§ The problem
From the listing below, copy only the lines running from the line that contains "np.einsum('li,li->', v, g)" to the line that contains "e = np.zeros([2, 2])", both included.

§ Supplied records
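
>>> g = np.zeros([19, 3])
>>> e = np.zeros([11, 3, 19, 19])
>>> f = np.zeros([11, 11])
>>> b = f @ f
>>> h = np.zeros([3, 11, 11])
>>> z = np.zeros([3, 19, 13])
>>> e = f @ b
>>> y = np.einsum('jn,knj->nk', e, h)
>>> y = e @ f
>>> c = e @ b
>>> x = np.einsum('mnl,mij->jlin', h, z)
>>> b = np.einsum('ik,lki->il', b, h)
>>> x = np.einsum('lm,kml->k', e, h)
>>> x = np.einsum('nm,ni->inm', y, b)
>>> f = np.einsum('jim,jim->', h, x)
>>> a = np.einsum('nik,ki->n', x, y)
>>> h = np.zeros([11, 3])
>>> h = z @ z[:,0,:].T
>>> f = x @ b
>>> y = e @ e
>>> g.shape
(19, 3)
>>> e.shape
(11, 11)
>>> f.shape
(3, 11, 3)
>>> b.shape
(11, 3)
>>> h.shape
(3, 19, 3)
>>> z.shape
(3, 19, 13)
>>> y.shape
(11, 11)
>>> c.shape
(11, 11)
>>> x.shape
(3, 11, 11)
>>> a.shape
(3,)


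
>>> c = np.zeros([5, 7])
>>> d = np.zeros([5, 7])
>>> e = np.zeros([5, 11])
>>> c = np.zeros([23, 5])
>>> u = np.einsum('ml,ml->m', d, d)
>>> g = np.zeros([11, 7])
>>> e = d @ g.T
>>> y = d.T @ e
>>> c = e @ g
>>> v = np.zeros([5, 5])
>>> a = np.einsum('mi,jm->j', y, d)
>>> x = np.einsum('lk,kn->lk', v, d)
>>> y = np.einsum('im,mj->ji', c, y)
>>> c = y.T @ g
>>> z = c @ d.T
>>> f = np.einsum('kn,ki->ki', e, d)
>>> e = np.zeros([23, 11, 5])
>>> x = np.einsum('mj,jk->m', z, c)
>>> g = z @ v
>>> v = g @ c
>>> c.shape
(5, 7)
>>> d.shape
(5, 7)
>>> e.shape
(23, 11, 5)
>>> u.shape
(5,)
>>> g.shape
(5, 5)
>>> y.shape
(11, 5)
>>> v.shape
(5, 7)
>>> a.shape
(5,)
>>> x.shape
(5,)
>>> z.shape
(5, 5)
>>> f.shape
(5, 7)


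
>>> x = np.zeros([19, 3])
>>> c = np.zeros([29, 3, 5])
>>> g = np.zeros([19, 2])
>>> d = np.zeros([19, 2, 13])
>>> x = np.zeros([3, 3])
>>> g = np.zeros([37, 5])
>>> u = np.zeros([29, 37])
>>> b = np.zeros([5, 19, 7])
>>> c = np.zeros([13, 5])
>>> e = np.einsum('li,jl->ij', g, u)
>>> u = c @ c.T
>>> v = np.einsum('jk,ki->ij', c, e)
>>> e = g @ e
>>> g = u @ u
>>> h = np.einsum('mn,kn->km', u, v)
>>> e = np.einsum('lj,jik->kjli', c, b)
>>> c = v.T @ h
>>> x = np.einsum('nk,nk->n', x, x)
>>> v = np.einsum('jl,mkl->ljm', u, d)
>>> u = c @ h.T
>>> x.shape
(3,)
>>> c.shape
(13, 13)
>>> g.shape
(13, 13)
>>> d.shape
(19, 2, 13)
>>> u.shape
(13, 29)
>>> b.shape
(5, 19, 7)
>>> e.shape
(7, 5, 13, 19)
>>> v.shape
(13, 13, 19)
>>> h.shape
(29, 13)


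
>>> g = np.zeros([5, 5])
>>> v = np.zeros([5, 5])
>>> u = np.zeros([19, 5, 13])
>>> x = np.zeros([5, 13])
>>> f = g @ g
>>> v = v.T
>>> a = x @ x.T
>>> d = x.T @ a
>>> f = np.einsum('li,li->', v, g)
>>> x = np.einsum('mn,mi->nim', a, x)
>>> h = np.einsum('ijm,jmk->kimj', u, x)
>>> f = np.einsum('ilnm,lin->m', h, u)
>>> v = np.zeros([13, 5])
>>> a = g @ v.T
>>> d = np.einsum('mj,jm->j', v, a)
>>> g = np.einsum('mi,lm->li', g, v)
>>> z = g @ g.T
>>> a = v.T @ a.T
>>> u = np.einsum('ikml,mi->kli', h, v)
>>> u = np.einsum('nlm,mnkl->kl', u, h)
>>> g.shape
(13, 5)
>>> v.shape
(13, 5)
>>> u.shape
(13, 5)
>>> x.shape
(5, 13, 5)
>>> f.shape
(5,)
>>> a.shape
(5, 5)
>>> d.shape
(5,)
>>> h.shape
(5, 19, 13, 5)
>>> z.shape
(13, 13)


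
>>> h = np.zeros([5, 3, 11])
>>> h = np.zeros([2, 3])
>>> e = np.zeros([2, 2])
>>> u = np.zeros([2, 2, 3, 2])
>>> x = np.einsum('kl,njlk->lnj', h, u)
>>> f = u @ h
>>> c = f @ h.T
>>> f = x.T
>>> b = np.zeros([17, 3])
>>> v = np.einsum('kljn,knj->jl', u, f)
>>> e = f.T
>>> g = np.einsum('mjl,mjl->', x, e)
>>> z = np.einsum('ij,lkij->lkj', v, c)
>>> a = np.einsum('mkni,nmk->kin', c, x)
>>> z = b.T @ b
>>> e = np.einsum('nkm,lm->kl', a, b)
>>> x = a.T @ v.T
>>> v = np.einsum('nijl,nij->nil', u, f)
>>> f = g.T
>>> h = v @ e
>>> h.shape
(2, 2, 17)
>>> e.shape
(2, 17)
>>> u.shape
(2, 2, 3, 2)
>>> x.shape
(3, 2, 3)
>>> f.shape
()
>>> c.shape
(2, 2, 3, 2)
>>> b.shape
(17, 3)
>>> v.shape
(2, 2, 2)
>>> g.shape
()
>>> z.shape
(3, 3)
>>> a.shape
(2, 2, 3)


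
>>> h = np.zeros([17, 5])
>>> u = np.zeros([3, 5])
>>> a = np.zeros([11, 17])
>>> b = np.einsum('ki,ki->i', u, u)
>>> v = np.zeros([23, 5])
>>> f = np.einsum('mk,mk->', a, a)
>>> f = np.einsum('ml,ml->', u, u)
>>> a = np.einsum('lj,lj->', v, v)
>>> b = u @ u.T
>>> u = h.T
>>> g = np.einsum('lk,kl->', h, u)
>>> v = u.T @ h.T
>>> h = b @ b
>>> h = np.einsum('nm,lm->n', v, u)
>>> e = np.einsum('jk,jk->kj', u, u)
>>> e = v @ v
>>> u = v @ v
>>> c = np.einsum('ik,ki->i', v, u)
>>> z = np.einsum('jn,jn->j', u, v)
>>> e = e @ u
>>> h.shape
(17,)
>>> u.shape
(17, 17)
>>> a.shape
()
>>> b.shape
(3, 3)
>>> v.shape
(17, 17)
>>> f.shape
()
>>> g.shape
()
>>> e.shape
(17, 17)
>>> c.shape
(17,)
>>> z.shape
(17,)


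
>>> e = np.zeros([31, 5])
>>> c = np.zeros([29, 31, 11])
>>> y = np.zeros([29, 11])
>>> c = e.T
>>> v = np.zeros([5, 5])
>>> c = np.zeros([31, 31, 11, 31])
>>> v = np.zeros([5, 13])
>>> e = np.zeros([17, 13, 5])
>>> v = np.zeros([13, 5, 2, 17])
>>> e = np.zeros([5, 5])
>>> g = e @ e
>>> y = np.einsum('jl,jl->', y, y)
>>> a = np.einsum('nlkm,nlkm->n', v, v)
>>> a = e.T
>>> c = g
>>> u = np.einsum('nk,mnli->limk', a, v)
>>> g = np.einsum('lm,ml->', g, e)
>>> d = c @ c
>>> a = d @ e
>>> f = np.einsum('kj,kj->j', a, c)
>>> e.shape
(5, 5)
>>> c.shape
(5, 5)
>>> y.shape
()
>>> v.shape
(13, 5, 2, 17)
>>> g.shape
()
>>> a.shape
(5, 5)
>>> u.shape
(2, 17, 13, 5)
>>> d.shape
(5, 5)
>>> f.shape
(5,)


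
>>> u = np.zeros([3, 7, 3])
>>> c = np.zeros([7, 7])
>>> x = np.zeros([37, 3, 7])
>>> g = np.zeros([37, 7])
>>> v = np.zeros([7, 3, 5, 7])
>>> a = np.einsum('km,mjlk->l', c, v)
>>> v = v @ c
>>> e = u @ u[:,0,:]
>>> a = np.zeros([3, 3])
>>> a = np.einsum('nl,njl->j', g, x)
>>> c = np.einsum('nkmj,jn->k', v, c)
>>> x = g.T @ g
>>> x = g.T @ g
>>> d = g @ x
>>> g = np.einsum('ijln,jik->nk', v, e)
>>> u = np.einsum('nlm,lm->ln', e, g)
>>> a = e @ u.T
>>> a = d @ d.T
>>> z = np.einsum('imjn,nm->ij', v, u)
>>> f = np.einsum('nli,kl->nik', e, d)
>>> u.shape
(7, 3)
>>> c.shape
(3,)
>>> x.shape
(7, 7)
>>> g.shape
(7, 3)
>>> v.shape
(7, 3, 5, 7)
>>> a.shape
(37, 37)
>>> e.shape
(3, 7, 3)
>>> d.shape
(37, 7)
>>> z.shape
(7, 5)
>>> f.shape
(3, 3, 37)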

§ Output of the task
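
>>> f = np.einsum('li,li->', v, g)
>>> x = np.einsum('mn,mi->nim', a, x)
>>> h = np.einsum('ijm,jmk->kimj', u, x)
>>> f = np.einsum('ilnm,lin->m', h, u)
>>> v = np.zeros([13, 5])
>>> a = g @ v.T
>>> d = np.einsum('mj,jm->j', v, a)
>>> g = np.einsum('mi,lm->li', g, v)
>>> z = g @ g.T
>>> a = v.T @ a.T
>>> u = np.einsum('ikml,mi->kli', h, v)
>>> u = np.einsum('nlm,mnkl->kl', u, h)
>>> g.shape
(13, 5)
>>> v.shape
(13, 5)
>>> u.shape
(13, 5)
>>> x.shape
(5, 13, 5)
>>> f.shape
(5,)
>>> a.shape
(5, 5)
>>> d.shape
(5,)
>>> h.shape
(5, 19, 13, 5)
>>> z.shape
(13, 13)


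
>>> h = np.zeros([5, 3, 11])
>>> h = np.zeros([2, 3])
>>> e = np.zeros([2, 2])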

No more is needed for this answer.